(TASK DIRECTIONS): The lines to repeat run from the one containing "S_2 — to six significant figures." through the last line of the records below; repeat them exactly and give nothing more.

Dataset entries:
----------

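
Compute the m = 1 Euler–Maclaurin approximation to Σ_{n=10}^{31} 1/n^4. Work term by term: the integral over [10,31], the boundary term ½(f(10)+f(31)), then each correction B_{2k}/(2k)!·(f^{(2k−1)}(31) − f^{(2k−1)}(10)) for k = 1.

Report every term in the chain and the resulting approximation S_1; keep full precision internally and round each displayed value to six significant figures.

∫_10^31 1/x^4 dx evaluates to 0.000322144.
Boundary: ½(f(10) + f(31)) = ½(0.000100000 + 1.08281e-06) = 5.05414e-05.
Running total after boundary: 0.000372686.
k=1: B_{2}/(2)! × [f^{(1)}(31) − f^{(1)}(10)] = 1/12 × (-1.39718e-07 − (-4.00000e-05)) = 3.32169e-06.

S_1 ≈ 0.000376007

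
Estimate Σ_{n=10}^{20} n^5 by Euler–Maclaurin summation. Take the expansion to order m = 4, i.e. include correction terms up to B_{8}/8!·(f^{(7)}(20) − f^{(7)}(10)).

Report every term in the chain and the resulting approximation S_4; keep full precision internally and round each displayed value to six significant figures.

S_4 ≈ 1.22125e+07

∫_10^20 x^5 dx evaluates to 1.05000e+07.
Boundary: ½(f(10) + f(20)) = ½(100000 + 3.20000e+06) = 1.65000e+06.
Running total after boundary: 1.21500e+07.
Correction k=1: B_{2}/2! · (f^{(1)}(20) − f^{(1)}(10)) = 1/12 · (800000 − 50000.0) = 62500.0.
Partial sum through k=1: 1.22125e+07.
Correction k=2: B_{4}/4! · (f^{(3)}(20) − f^{(3)}(10)) = −1/720 · (24000.0 − 6000.00) = -25.0000.
Partial sum through k=2: 1.22125e+07.
Correction k=3: B_{6}/6! · (f^{(5)}(20) − f^{(5)}(10)) = 1/30240 · (120.000 − 120.000) = 0.00000.
Partial sum through k=3: 1.22125e+07.
Correction k=4: B_{8}/8! · (f^{(7)}(20) − f^{(7)}(10)) = −1/1209600 · (0.00000 − 0.00000) = 0.00000.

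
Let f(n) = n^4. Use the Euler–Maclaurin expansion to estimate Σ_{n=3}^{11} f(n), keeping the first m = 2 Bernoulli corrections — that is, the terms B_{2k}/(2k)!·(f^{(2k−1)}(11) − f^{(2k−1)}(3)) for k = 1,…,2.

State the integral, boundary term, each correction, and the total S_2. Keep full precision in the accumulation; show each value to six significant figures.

S_2 ≈ 39957.0

The integral term ∫_3^11 x^4 dx = 32161.6.
Endpoint term: (f(3) + f(11))/2 = (81.0000 + 14641.0)/2 = 7361.00.
So far: 39522.6.
Correction k=1: B_{2}/2! · (f^{(1)}(11) − f^{(1)}(3)) = 1/12 · (5324.00 − 108.000) = 434.667.
Running total after k=1: 39957.3.
Correction k=2: B_{4}/4! · (f^{(3)}(11) − f^{(3)}(3)) = −1/720 · (264.000 − 72.0000) = -0.266667.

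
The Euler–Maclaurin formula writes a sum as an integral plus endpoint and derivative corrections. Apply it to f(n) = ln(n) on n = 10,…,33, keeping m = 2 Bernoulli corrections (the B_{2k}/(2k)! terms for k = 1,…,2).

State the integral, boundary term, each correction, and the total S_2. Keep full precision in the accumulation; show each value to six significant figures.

The integral term ∫_10^33 ln(x) dx = 69.3589.
Endpoint term: (f(10) + f(33))/2 = (2.30259 + 3.49651)/2 = 2.89955.
So far: 72.2584.
Order-1 term: 1/12 · (0.0303030 − 0.100000) = -0.00580808.
Running total after k=1: 72.2526.
Order-2 term: −1/720 · (5.56529e-05 − 0.00200000) = 2.70048e-06.

S_2 ≈ 72.2526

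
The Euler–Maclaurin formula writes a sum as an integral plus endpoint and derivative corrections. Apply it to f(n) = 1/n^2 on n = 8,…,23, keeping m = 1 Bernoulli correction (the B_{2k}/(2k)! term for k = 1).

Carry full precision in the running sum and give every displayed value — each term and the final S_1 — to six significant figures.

∫_8^23 1/x^2 dx evaluates to 0.0815217.
½[f(8) + f(23)] = ½[0.0156250 + 0.00189036] = 0.00875768.
Integral + boundary = 0.0902794.
Order-1 term: 1/12 · (-0.000164379 − (-0.00390625)) = 0.000311823.

S_1 ≈ 0.0905912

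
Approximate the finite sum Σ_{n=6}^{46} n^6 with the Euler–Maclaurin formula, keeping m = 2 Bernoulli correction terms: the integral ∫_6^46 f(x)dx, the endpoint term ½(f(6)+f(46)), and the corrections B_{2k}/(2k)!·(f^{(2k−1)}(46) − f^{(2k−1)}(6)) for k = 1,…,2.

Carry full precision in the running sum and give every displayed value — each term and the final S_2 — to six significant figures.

S_2 ≈ 6.70998e+10

The integral term ∫_6^46 x^6 dx = 6.22596e+10.
Endpoint term: (f(6) + f(46))/2 = (46656.0 + 9.47430e+09)/2 = 4.73717e+09.
Running total after boundary: 6.69968e+10.
Order-1 term: 1/12 · (1.23578e+09 − 46656.0) = 1.02978e+08.
After k=1: 6.70998e+10.
Order-2 term: −1/720 · (1.16803e+07 − 25920.0) = -16186.7.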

----------

(SOLUTION FOR THIS TASK):
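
Carry full precision in the running sum and give every displayed value — each term and the final S_2 — to six significant figures.

S_2 ≈ 6.70998e+10

The integral term ∫_6^46 x^6 dx = 6.22596e+10.
Endpoint term: (f(6) + f(46))/2 = (46656.0 + 9.47430e+09)/2 = 4.73717e+09.
Running total after boundary: 6.69968e+10.
Order-1 term: 1/12 · (1.23578e+09 − 46656.0) = 1.02978e+08.
After k=1: 6.70998e+10.
Order-2 term: −1/720 · (1.16803e+07 − 25920.0) = -16186.7.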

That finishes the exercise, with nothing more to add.